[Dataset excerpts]
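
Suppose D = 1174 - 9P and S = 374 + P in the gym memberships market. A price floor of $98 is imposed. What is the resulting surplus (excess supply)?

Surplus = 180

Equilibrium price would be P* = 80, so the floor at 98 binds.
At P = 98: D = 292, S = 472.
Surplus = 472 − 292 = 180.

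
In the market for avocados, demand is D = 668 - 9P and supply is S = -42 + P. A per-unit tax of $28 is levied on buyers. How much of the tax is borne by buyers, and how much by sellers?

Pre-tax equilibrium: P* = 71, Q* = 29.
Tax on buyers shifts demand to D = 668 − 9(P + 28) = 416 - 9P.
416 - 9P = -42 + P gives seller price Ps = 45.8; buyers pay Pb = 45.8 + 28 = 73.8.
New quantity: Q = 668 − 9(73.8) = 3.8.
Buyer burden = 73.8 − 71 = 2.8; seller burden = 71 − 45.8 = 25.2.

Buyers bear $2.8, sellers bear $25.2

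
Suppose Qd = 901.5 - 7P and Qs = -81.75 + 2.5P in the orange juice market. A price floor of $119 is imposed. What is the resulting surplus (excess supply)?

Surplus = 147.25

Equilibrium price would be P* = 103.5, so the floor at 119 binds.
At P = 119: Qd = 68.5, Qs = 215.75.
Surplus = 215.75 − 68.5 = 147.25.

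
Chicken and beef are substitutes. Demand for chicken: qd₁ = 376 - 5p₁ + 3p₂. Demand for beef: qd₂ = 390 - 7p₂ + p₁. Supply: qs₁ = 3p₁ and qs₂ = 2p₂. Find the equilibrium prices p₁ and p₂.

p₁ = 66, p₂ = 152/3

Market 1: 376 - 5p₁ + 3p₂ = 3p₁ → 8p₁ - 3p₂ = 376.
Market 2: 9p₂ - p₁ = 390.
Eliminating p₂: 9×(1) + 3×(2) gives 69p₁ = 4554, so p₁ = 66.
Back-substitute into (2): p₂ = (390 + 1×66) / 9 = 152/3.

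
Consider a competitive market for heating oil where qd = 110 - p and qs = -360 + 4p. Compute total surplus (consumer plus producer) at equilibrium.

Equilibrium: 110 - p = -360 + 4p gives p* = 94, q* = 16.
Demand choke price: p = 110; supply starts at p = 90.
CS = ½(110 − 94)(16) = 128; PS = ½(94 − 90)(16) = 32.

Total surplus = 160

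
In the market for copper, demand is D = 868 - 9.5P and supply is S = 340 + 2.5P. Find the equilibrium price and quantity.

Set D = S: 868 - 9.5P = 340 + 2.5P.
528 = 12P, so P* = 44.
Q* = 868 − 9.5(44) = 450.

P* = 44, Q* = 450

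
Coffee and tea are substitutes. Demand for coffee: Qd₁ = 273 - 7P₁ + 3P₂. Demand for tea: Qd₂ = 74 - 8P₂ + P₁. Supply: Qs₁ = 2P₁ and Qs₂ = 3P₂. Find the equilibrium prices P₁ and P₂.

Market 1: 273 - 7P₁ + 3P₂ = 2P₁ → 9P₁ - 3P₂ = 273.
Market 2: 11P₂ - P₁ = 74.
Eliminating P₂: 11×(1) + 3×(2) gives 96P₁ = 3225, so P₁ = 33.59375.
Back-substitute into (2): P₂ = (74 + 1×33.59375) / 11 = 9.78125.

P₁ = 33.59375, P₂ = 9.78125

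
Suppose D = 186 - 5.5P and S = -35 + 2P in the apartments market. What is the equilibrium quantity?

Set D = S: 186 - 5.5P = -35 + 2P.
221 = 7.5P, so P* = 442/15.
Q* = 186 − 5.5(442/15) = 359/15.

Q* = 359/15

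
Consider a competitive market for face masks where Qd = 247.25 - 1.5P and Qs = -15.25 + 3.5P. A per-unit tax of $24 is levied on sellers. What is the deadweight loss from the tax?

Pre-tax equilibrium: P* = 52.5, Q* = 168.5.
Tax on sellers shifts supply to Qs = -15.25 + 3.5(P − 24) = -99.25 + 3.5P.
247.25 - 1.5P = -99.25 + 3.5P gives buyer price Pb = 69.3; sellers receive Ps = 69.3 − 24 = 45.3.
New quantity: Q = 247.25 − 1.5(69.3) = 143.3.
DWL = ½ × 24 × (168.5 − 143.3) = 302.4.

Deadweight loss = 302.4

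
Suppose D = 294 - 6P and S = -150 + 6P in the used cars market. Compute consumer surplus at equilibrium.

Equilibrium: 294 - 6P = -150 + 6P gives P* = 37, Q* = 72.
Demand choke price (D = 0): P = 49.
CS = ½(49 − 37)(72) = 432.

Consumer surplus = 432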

- **Task instructions**: The data above should be duplicated exactly and completely.

- **Exercise solution**:
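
Suppose D = 1174 - 9P and S = 374 + P in the gym memberships market. A price floor of $98 is imposed. What is the resulting surplus (excess supply)?

Surplus = 180

Equilibrium price would be P* = 80, so the floor at 98 binds.
At P = 98: D = 292, S = 472.
Surplus = 472 − 292 = 180.

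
In the market for avocados, demand is D = 668 - 9P and supply is S = -42 + P. A per-unit tax of $28 is levied on buyers. How much of the tax is borne by buyers, and how much by sellers?

Pre-tax equilibrium: P* = 71, Q* = 29.
Tax on buyers shifts demand to D = 668 − 9(P + 28) = 416 - 9P.
416 - 9P = -42 + P gives seller price Ps = 45.8; buyers pay Pb = 45.8 + 28 = 73.8.
New quantity: Q = 668 − 9(73.8) = 3.8.
Buyer burden = 73.8 − 71 = 2.8; seller burden = 71 − 45.8 = 25.2.

Buyers bear $2.8, sellers bear $25.2

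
Suppose Qd = 901.5 - 7P and Qs = -81.75 + 2.5P in the orange juice market. A price floor of $119 is imposed. What is the resulting surplus (excess supply)?

Surplus = 147.25

Equilibrium price would be P* = 103.5, so the floor at 119 binds.
At P = 119: Qd = 68.5, Qs = 215.75.
Surplus = 215.75 − 68.5 = 147.25.

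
Chicken and beef are substitutes. Demand for chicken: qd₁ = 376 - 5p₁ + 3p₂. Demand for beef: qd₂ = 390 - 7p₂ + p₁. Supply: qs₁ = 3p₁ and qs₂ = 2p₂. Find the equilibrium prices p₁ and p₂.

p₁ = 66, p₂ = 152/3

Market 1: 376 - 5p₁ + 3p₂ = 3p₁ → 8p₁ - 3p₂ = 376.
Market 2: 9p₂ - p₁ = 390.
Eliminating p₂: 9×(1) + 3×(2) gives 69p₁ = 4554, so p₁ = 66.
Back-substitute into (2): p₂ = (390 + 1×66) / 9 = 152/3.

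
Consider a competitive market for heating oil where qd = 110 - p and qs = -360 + 4p. Compute total surplus (consumer plus producer) at equilibrium.

Equilibrium: 110 - p = -360 + 4p gives p* = 94, q* = 16.
Demand choke price: p = 110; supply starts at p = 90.
CS = ½(110 − 94)(16) = 128; PS = ½(94 − 90)(16) = 32.

Total surplus = 160

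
In the market for copper, demand is D = 868 - 9.5P and supply is S = 340 + 2.5P. Find the equilibrium price and quantity.

Set D = S: 868 - 9.5P = 340 + 2.5P.
528 = 12P, so P* = 44.
Q* = 868 − 9.5(44) = 450.

P* = 44, Q* = 450

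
Coffee and tea are substitutes. Demand for coffee: Qd₁ = 273 - 7P₁ + 3P₂. Demand for tea: Qd₂ = 74 - 8P₂ + P₁. Supply: Qs₁ = 2P₁ and Qs₂ = 3P₂. Find the equilibrium prices P₁ and P₂.

Market 1: 273 - 7P₁ + 3P₂ = 2P₁ → 9P₁ - 3P₂ = 273.
Market 2: 11P₂ - P₁ = 74.
Eliminating P₂: 11×(1) + 3×(2) gives 96P₁ = 3225, so P₁ = 33.59375.
Back-substitute into (2): P₂ = (74 + 1×33.59375) / 11 = 9.78125.

P₁ = 33.59375, P₂ = 9.78125

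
Suppose D = 186 - 5.5P and S = -35 + 2P in the apartments market. What is the equilibrium quantity?

Set D = S: 186 - 5.5P = -35 + 2P.
221 = 7.5P, so P* = 442/15.
Q* = 186 − 5.5(442/15) = 359/15.

Q* = 359/15

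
Consider a competitive market for face masks where Qd = 247.25 - 1.5P and Qs = -15.25 + 3.5P. A per-unit tax of $24 is levied on sellers. What is the deadweight loss from the tax?

Pre-tax equilibrium: P* = 52.5, Q* = 168.5.
Tax on sellers shifts supply to Qs = -15.25 + 3.5(P − 24) = -99.25 + 3.5P.
247.25 - 1.5P = -99.25 + 3.5P gives buyer price Pb = 69.3; sellers receive Ps = 69.3 − 24 = 45.3.
New quantity: Q = 247.25 − 1.5(69.3) = 143.3.
DWL = ½ × 24 × (168.5 − 143.3) = 302.4.

Deadweight loss = 302.4

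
Suppose D = 294 - 6P and S = -150 + 6P in the used cars market. Compute consumer surplus at equilibrium.

Equilibrium: 294 - 6P = -150 + 6P gives P* = 37, Q* = 72.
Demand choke price (D = 0): P = 49.
CS = ½(49 − 37)(72) = 432.

Consumer surplus = 432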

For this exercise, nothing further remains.